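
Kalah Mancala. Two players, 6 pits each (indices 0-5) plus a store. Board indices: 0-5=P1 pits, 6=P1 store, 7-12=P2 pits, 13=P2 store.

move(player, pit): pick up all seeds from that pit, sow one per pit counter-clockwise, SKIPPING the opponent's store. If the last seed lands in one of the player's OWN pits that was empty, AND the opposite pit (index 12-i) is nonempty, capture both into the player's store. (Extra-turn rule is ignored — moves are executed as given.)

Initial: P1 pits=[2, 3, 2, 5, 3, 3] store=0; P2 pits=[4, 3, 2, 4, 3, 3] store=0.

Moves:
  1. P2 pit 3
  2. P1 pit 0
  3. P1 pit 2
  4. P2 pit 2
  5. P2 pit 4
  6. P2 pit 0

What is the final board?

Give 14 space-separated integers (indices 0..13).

Move 1: P2 pit3 -> P1=[3,3,2,5,3,3](0) P2=[4,3,2,0,4,4](1)
Move 2: P1 pit0 -> P1=[0,4,3,6,3,3](0) P2=[4,3,2,0,4,4](1)
Move 3: P1 pit2 -> P1=[0,4,0,7,4,4](0) P2=[4,3,2,0,4,4](1)
Move 4: P2 pit2 -> P1=[0,4,0,7,4,4](0) P2=[4,3,0,1,5,4](1)
Move 5: P2 pit4 -> P1=[1,5,1,7,4,4](0) P2=[4,3,0,1,0,5](2)
Move 6: P2 pit0 -> P1=[1,0,1,7,4,4](0) P2=[0,4,1,2,0,5](8)

Answer: 1 0 1 7 4 4 0 0 4 1 2 0 5 8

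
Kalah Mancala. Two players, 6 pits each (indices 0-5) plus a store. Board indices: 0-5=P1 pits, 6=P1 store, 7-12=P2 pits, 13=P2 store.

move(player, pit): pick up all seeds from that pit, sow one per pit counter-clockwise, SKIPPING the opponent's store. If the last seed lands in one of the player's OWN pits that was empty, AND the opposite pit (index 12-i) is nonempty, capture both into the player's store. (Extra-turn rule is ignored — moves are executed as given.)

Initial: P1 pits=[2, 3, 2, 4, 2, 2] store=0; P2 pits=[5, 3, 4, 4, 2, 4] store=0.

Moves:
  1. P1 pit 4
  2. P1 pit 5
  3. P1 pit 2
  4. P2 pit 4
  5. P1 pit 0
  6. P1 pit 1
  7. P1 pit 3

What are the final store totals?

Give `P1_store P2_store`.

Move 1: P1 pit4 -> P1=[2,3,2,4,0,3](1) P2=[5,3,4,4,2,4](0)
Move 2: P1 pit5 -> P1=[2,3,2,4,0,0](2) P2=[6,4,4,4,2,4](0)
Move 3: P1 pit2 -> P1=[2,3,0,5,0,0](7) P2=[6,0,4,4,2,4](0)
Move 4: P2 pit4 -> P1=[2,3,0,5,0,0](7) P2=[6,0,4,4,0,5](1)
Move 5: P1 pit0 -> P1=[0,4,0,5,0,0](12) P2=[6,0,4,0,0,5](1)
Move 6: P1 pit1 -> P1=[0,0,1,6,1,0](19) P2=[0,0,4,0,0,5](1)
Move 7: P1 pit3 -> P1=[0,0,1,0,2,1](20) P2=[1,1,5,0,0,5](1)

Answer: 20 1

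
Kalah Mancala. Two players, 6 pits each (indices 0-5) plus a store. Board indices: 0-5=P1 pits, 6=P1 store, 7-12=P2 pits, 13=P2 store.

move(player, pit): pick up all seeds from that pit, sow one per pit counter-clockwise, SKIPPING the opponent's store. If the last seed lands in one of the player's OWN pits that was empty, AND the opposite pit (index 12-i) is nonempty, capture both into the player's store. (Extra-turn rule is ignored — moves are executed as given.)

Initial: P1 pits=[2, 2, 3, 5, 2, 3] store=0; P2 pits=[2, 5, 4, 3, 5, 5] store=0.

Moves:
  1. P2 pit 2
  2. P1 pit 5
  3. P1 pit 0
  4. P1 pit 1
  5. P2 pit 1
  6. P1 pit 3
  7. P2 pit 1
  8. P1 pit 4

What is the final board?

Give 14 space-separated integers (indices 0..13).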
####
Extract every entry above as it appears.

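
Kalah Mancala. Two players, 6 pits each (indices 0-5) plus a store. Board indices: 0-5=P1 pits, 6=P1 store, 7-12=P2 pits, 13=P2 store.

move(player, pit): pick up all seeds from that pit, sow one per pit counter-clockwise, SKIPPING the opponent's store. If the last seed lands in one of the player's OWN pits that was empty, AND the opposite pit (index 12-i) is nonempty, capture both into the player's store. (Extra-turn rule is ignored — moves are executed as given.)

Initial: P1 pits=[2, 3, 2, 5, 3, 3] store=0; P2 pits=[4, 3, 2, 4, 3, 3] store=0.

Moves:
  1. P2 pit 3
  2. P1 pit 0
  3. P1 pit 2
  4. P2 pit 2
  5. P2 pit 4
  6. P2 pit 0

What is the final board?

Give 14 space-separated integers (indices 0..13).

Move 1: P2 pit3 -> P1=[3,3,2,5,3,3](0) P2=[4,3,2,0,4,4](1)
Move 2: P1 pit0 -> P1=[0,4,3,6,3,3](0) P2=[4,3,2,0,4,4](1)
Move 3: P1 pit2 -> P1=[0,4,0,7,4,4](0) P2=[4,3,2,0,4,4](1)
Move 4: P2 pit2 -> P1=[0,4,0,7,4,4](0) P2=[4,3,0,1,5,4](1)
Move 5: P2 pit4 -> P1=[1,5,1,7,4,4](0) P2=[4,3,0,1,0,5](2)
Move 6: P2 pit0 -> P1=[1,0,1,7,4,4](0) P2=[0,4,1,2,0,5](8)

Answer: 1 0 1 7 4 4 0 0 4 1 2 0 5 8

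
Kalah Mancala. Two players, 6 pits each (indices 0-5) plus a store. Board indices: 0-5=P1 pits, 6=P1 store, 7-12=P2 pits, 13=P2 store.

move(player, pit): pick up all seeds from that pit, sow one per pit counter-clockwise, SKIPPING the opponent's store. If the last seed lands in one of the player's OWN pits that was empty, AND the opposite pit (index 12-i) is nonempty, capture both into the player's store. (Extra-turn rule is ignored — moves are executed as given.)

Initial: P1 pits=[2, 3, 2, 4, 2, 2] store=0; P2 pits=[5, 3, 4, 4, 2, 4] store=0.

Moves:
  1. P1 pit 4
  2. P1 pit 5
  3. P1 pit 2
  4. P2 pit 4
  5. P1 pit 0
  6. P1 pit 1
  7. P1 pit 3

What are the final store totals?

Give `P1_store P2_store`.

Move 1: P1 pit4 -> P1=[2,3,2,4,0,3](1) P2=[5,3,4,4,2,4](0)
Move 2: P1 pit5 -> P1=[2,3,2,4,0,0](2) P2=[6,4,4,4,2,4](0)
Move 3: P1 pit2 -> P1=[2,3,0,5,0,0](7) P2=[6,0,4,4,2,4](0)
Move 4: P2 pit4 -> P1=[2,3,0,5,0,0](7) P2=[6,0,4,4,0,5](1)
Move 5: P1 pit0 -> P1=[0,4,0,5,0,0](12) P2=[6,0,4,0,0,5](1)
Move 6: P1 pit1 -> P1=[0,0,1,6,1,0](19) P2=[0,0,4,0,0,5](1)
Move 7: P1 pit3 -> P1=[0,0,1,0,2,1](20) P2=[1,1,5,0,0,5](1)

Answer: 20 1

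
Kalah Mancala. Two players, 6 pits each (indices 0-5) plus a store. Board indices: 0-5=P1 pits, 6=P1 store, 7-12=P2 pits, 13=P2 store.

move(player, pit): pick up all seeds from that pit, sow one per pit counter-clockwise, SKIPPING the opponent's store. If the last seed lands in one of the player's OWN pits that was empty, AND the opposite pit (index 12-i) is nonempty, capture both into the player's store. (Extra-turn rule is ignored — moves are executed as given.)

Initial: P1 pits=[2, 2, 3, 5, 2, 3] store=0; P2 pits=[2, 5, 4, 3, 5, 5] store=0.

Moves:
  1. P2 pit 2
  2. P1 pit 5
  3. P1 pit 0
  4. P1 pit 1
  5. P2 pit 1
  6. P1 pit 3
  7. P2 pit 1
  8. P1 pit 4

What is the final board?

Give 14 space-separated integers (indices 0..13).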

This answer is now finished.